SUPPLIED RECORDS |
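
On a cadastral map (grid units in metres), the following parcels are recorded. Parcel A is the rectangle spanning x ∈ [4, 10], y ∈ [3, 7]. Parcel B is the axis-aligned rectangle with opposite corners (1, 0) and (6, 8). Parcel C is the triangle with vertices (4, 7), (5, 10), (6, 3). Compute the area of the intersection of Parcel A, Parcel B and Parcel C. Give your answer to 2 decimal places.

2.86

The intersection is the polygon with vertices (5.429,7), (6,3), (4,7).
By the shoelace formula its area is 2.86.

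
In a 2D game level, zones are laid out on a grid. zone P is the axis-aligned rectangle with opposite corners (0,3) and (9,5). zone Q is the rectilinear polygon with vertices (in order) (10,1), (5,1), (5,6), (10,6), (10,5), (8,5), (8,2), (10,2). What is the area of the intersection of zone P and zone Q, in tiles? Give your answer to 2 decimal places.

6.00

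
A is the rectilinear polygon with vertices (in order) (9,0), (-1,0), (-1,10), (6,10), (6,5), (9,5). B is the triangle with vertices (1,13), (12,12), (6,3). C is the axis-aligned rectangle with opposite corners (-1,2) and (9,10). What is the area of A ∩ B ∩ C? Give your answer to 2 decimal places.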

WHAT YOU NEED TO DO |
Word for word, copy out all the data given above.

WRITTEN REPLY |
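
On a cadastral map (grid units in metres), the following parcels are recorded. Parcel A is the rectangle spanning x ∈ [4, 10], y ∈ [3, 7]. Parcel B is the axis-aligned rectangle with opposite corners (1, 0) and (6, 8). Parcel C is the triangle with vertices (4, 7), (5, 10), (6, 3). Compute the area of the intersection of Parcel A, Parcel B and Parcel C. Give your answer to 2 decimal places.

2.86

The intersection is the polygon with vertices (5.429,7), (6,3), (4,7).
By the shoelace formula its area is 2.86.

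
In a 2D game level, zones are laid out on a grid. zone P is the axis-aligned rectangle with opposite corners (0,3) and (9,5). zone Q is the rectilinear polygon with vertices (in order) (10,1), (5,1), (5,6), (10,6), (10,5), (8,5), (8,2), (10,2). What is the area of the intersection of zone P and zone Q, in tiles? Give your answer to 2 decimal places.

6.00

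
A is the rectilinear polygon with vertices (in order) (9,0), (-1,0), (-1,10), (6,10), (6,5), (9,5). B is the triangle with vertices (1,13), (12,12), (6,3). C is the axis-aligned rectangle with opposite corners (-1,2) and (9,10). What is the area of A ∩ B ∩ C? Give your answer to 2 decimal places.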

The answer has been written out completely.